■ The problem: Beginning with the line that contains "Let j = -62" and concluding with the final line of the listing below, output each line exactly, and only those lines.

*** Opening Given records ***

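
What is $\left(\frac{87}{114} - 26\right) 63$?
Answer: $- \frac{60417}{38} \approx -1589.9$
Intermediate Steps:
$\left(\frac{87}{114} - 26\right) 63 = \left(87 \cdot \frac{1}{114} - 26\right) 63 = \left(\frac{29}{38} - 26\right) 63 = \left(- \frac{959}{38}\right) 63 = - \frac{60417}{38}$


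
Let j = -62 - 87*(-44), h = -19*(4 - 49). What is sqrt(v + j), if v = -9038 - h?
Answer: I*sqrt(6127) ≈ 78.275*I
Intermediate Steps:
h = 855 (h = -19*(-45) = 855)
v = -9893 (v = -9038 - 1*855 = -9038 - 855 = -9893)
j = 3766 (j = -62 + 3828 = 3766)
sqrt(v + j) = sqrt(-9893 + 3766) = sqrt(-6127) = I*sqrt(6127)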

*** Closing Given records ***

■ Written reply:
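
Let j = -62 - 87*(-44), h = -19*(4 - 49). What is sqrt(v + j), if v = -9038 - h?
Answer: I*sqrt(6127) ≈ 78.275*I
Intermediate Steps:
h = 855 (h = -19*(-45) = 855)
v = -9893 (v = -9038 - 1*855 = -9038 - 855 = -9893)
j = 3766 (j = -62 + 3828 = 3766)
sqrt(v + j) = sqrt(-9893 + 3766) = sqrt(-6127) = I*sqrt(6127)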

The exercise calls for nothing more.